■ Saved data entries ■
***

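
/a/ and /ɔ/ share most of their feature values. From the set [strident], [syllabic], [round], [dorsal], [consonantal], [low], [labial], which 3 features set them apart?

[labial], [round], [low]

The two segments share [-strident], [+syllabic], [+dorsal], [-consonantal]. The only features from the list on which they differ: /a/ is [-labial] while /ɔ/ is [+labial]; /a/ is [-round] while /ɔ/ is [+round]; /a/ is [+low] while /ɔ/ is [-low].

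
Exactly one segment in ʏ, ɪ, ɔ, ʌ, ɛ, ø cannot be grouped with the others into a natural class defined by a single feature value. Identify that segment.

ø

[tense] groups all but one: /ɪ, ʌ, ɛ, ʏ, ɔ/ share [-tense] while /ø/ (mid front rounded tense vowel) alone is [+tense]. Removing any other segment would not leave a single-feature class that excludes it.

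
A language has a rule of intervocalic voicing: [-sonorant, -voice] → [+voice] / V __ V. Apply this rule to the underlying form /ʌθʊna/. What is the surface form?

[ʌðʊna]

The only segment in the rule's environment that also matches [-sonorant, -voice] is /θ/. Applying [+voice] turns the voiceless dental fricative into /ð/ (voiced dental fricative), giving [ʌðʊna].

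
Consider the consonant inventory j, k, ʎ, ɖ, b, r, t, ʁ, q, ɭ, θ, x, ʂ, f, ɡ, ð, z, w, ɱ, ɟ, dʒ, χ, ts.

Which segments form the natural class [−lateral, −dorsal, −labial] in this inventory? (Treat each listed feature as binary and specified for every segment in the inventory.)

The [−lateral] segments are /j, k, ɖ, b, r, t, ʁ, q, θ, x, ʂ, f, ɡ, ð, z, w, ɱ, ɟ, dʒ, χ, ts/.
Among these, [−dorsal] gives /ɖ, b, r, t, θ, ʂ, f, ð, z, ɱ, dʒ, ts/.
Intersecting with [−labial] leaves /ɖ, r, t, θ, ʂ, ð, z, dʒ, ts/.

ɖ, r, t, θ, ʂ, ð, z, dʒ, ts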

***

■ What to do ■
Copy all the entries exactly.

■ Reply ■
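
/a/ and /ɔ/ share most of their feature values. From the set [strident], [syllabic], [round], [dorsal], [consonantal], [low], [labial], which 3 features set them apart?

[labial], [round], [low]

The two segments share [-strident], [+syllabic], [+dorsal], [-consonantal]. The only features from the list on which they differ: /a/ is [-labial] while /ɔ/ is [+labial]; /a/ is [-round] while /ɔ/ is [+round]; /a/ is [+low] while /ɔ/ is [-low].

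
Exactly one segment in ʏ, ɪ, ɔ, ʌ, ɛ, ø cannot be grouped with the others into a natural class defined by a single feature value. Identify that segment.

ø

[tense] groups all but one: /ɪ, ʌ, ɛ, ʏ, ɔ/ share [-tense] while /ø/ (mid front rounded tense vowel) alone is [+tense]. Removing any other segment would not leave a single-feature class that excludes it.

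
A language has a rule of intervocalic voicing: [-sonorant, -voice] → [+voice] / V __ V. Apply this rule to the underlying form /ʌθʊna/. What is the surface form?

[ʌðʊna]

The only segment in the rule's environment that also matches [-sonorant, -voice] is /θ/. Applying [+voice] turns the voiceless dental fricative into /ð/ (voiced dental fricative), giving [ʌðʊna].

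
Consider the consonant inventory j, k, ʎ, ɖ, b, r, t, ʁ, q, ɭ, θ, x, ʂ, f, ɡ, ð, z, w, ɱ, ɟ, dʒ, χ, ts.

Which segments form the natural class [−lateral, −dorsal, −labial] in this inventory? (Treat each listed feature as binary and specified for every segment in the inventory.)

The [−lateral] segments are /j, k, ɖ, b, r, t, ʁ, q, θ, x, ʂ, f, ɡ, ð, z, w, ɱ, ɟ, dʒ, χ, ts/.
Among these, [−dorsal] gives /ɖ, b, r, t, θ, ʂ, f, ð, z, ɱ, dʒ, ts/.
Intersecting with [−labial] leaves /ɖ, r, t, θ, ʂ, ð, z, dʒ, ts/.

ɖ, r, t, θ, ʂ, ð, z, dʒ, ts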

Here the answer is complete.